» **WORK INSTRUCTION**: The complete set of records below must be repeated precisely as given.

[Saved entries]
---

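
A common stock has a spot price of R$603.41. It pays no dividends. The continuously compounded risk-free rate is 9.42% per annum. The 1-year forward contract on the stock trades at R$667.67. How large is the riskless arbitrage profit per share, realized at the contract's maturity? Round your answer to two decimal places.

Fair forward: F* = S·e^(carry·T), with carry = r = 0.0942
F* = 603.41 · e^(0.0942 × 1) = 603.41 · e^0.094200 = 603.41 × 1.098779 = R$663.0142
Market R$667.67 > fair R$663.0142: forward overpriced → cash-and-carry (buy spot, short the forward).
At maturity, profit = |F_mkt − F*| = |667.67 − 663.0142| = R$4.66 per share

R$4.66 per share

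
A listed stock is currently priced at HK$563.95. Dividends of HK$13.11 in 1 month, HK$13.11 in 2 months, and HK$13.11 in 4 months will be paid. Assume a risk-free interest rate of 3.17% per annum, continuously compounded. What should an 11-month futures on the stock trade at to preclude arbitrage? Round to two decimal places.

PV(dividends) I = 13.11·e^(−0.0317·1/12) + 13.11·e^(−0.0317·2/12) + 13.11·e^(−0.0317·4/12)
I = 13.0754 + 13.0409 + 12.9722 = 39.0885
F = (S − I)·e^(rT) = (563.95 − 39.0885) · e^(0.0317·11/12)
= 524.8615 · e^0.029058 = 524.8615 × 1.029484 = HK$540.34

HK$540.34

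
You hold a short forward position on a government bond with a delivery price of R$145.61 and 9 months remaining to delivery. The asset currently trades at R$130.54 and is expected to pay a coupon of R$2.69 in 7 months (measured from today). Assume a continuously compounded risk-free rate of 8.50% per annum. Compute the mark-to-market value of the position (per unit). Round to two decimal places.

PV(remaining coupons) I = 2.69·e^(−0.0850·7/12) = 2.5599
Current forward F = (S − I)·e^(rT) = (130.54 − 2.5599)·e^(0.0850·9/12) = 127.9801 × 1.065826 = 136.4045
Value (long) = (F − K)·e^(−rT) = (136.4045 − 145.61) × 0.938240 = -8.6370
Short position value = −(long value) = R$8.64

R$8.64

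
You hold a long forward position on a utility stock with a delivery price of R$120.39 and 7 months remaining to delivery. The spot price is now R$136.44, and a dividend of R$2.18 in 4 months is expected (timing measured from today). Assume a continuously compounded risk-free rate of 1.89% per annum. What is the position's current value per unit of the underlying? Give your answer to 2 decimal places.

R$15.20

PV(remaining dividends) I = 2.18·e^(−0.0189·4/12) = 2.1663
Current forward F = (S − I)·e^(rT) = (136.44 − 2.1663)·e^(0.0189·7/12) = 134.2737 × 1.011086 = 135.7623
Value (long) = (F − K)·e^(−rT) = (135.7623 − 120.39) × 0.989036 = 15.2038
Value = R$15.20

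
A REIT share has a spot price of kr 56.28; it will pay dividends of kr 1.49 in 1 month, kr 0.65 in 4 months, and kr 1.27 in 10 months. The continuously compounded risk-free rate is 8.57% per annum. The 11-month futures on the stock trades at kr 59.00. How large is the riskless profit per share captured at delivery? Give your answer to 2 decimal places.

kr 1.68 per share

PV(dividends) I = 1.49·e^(−0.0857·1/12) + 0.65·e^(−0.0857·4/12) + 1.27·e^(−0.0857·10/12) = 3.2936
Fair futures F* = (S − I)·e^(rT) = (56.28 − 3.2936)·e^0.078558 = 52.9864 × 1.081726 = 57.3168
Market kr 59.00 > fair 57.3168: forward overpriced → cash-and-carry (borrow at r, buy the stock and collect the dividends, short the forward).
Profit at T = |F_mkt − F*| = |59.00 − 57.3168| = kr 1.68 per share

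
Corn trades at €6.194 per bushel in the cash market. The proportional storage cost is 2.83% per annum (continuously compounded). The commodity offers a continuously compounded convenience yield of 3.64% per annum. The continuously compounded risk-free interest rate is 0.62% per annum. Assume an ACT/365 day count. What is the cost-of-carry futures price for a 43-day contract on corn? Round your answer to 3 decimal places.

Net carry = r + u − y = 0.0062 + 0.0283 − 0.0364 = -0.0019
F = S·e^((r+u−y)T) = 6.194 · e^(-0.0019 × 43/365) = 6.194 · e^-0.000224
= 6.194 × 0.999776 = €6.193 per bushel

€6.193 per bushel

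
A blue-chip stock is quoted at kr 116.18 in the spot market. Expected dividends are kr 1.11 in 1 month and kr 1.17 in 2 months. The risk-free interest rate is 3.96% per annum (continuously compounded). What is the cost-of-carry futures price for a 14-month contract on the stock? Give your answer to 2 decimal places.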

---

» **OUTPUT**:
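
A common stock has a spot price of R$603.41. It pays no dividends. The continuously compounded risk-free rate is 9.42% per annum. The 1-year forward contract on the stock trades at R$667.67. How large is the riskless arbitrage profit per share, realized at the contract's maturity? Round your answer to two decimal places.

Fair forward: F* = S·e^(carry·T), with carry = r = 0.0942
F* = 603.41 · e^(0.0942 × 1) = 603.41 · e^0.094200 = 603.41 × 1.098779 = R$663.0142
Market R$667.67 > fair R$663.0142: forward overpriced → cash-and-carry (buy spot, short the forward).
At maturity, profit = |F_mkt − F*| = |667.67 − 663.0142| = R$4.66 per share

R$4.66 per share

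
A listed stock is currently priced at HK$563.95. Dividends of HK$13.11 in 1 month, HK$13.11 in 2 months, and HK$13.11 in 4 months will be paid. Assume a risk-free interest rate of 3.17% per annum, continuously compounded. What should an 11-month futures on the stock trade at to preclude arbitrage? Round to two decimal places.

PV(dividends) I = 13.11·e^(−0.0317·1/12) + 13.11·e^(−0.0317·2/12) + 13.11·e^(−0.0317·4/12)
I = 13.0754 + 13.0409 + 12.9722 = 39.0885
F = (S − I)·e^(rT) = (563.95 − 39.0885) · e^(0.0317·11/12)
= 524.8615 · e^0.029058 = 524.8615 × 1.029484 = HK$540.34

HK$540.34

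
You hold a short forward position on a government bond with a delivery price of R$145.61 and 9 months remaining to delivery. The asset currently trades at R$130.54 and is expected to pay a coupon of R$2.69 in 7 months (measured from today). Assume a continuously compounded risk-free rate of 8.50% per annum. Compute the mark-to-market value of the position (per unit). Round to two decimal places.

PV(remaining coupons) I = 2.69·e^(−0.0850·7/12) = 2.5599
Current forward F = (S − I)·e^(rT) = (130.54 − 2.5599)·e^(0.0850·9/12) = 127.9801 × 1.065826 = 136.4045
Value (long) = (F − K)·e^(−rT) = (136.4045 − 145.61) × 0.938240 = -8.6370
Short position value = −(long value) = R$8.64

R$8.64

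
You hold a long forward position on a utility stock with a delivery price of R$120.39 and 7 months remaining to delivery. The spot price is now R$136.44, and a dividend of R$2.18 in 4 months is expected (timing measured from today). Assume a continuously compounded risk-free rate of 1.89% per annum. What is the position's current value per unit of the underlying? Give your answer to 2 decimal places.

R$15.20

PV(remaining dividends) I = 2.18·e^(−0.0189·4/12) = 2.1663
Current forward F = (S − I)·e^(rT) = (136.44 − 2.1663)·e^(0.0189·7/12) = 134.2737 × 1.011086 = 135.7623
Value (long) = (F − K)·e^(−rT) = (135.7623 − 120.39) × 0.989036 = 15.2038
Value = R$15.20

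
A REIT share has a spot price of kr 56.28; it will pay dividends of kr 1.49 in 1 month, kr 0.65 in 4 months, and kr 1.27 in 10 months. The continuously compounded risk-free rate is 8.57% per annum. The 11-month futures on the stock trades at kr 59.00. How large is the riskless profit per share captured at delivery? Give your answer to 2 decimal places.

kr 1.68 per share

PV(dividends) I = 1.49·e^(−0.0857·1/12) + 0.65·e^(−0.0857·4/12) + 1.27·e^(−0.0857·10/12) = 3.2936
Fair futures F* = (S − I)·e^(rT) = (56.28 − 3.2936)·e^0.078558 = 52.9864 × 1.081726 = 57.3168
Market kr 59.00 > fair 57.3168: forward overpriced → cash-and-carry (borrow at r, buy the stock and collect the dividends, short the forward).
Profit at T = |F_mkt − F*| = |59.00 − 57.3168| = kr 1.68 per share

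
Corn trades at €6.194 per bushel in the cash market. The proportional storage cost is 2.83% per annum (continuously compounded). The commodity offers a continuously compounded convenience yield of 3.64% per annum. The continuously compounded risk-free interest rate is 0.62% per annum. Assume an ACT/365 day count. What is the cost-of-carry futures price for a 43-day contract on corn? Round your answer to 3 decimal places.

Net carry = r + u − y = 0.0062 + 0.0283 − 0.0364 = -0.0019
F = S·e^((r+u−y)T) = 6.194 · e^(-0.0019 × 43/365) = 6.194 · e^-0.000224
= 6.194 × 0.999776 = €6.193 per bushel

€6.193 per bushel

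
A blue-chip stock is quoted at kr 116.18 in the spot market. Expected dividends are kr 1.11 in 1 month and kr 1.17 in 2 months. The risk-free interest rate is 3.96% per annum (continuously compounded). What is the cost-of-carry futures price for a 14-month contract on the stock? Give your answer to 2 decimal places.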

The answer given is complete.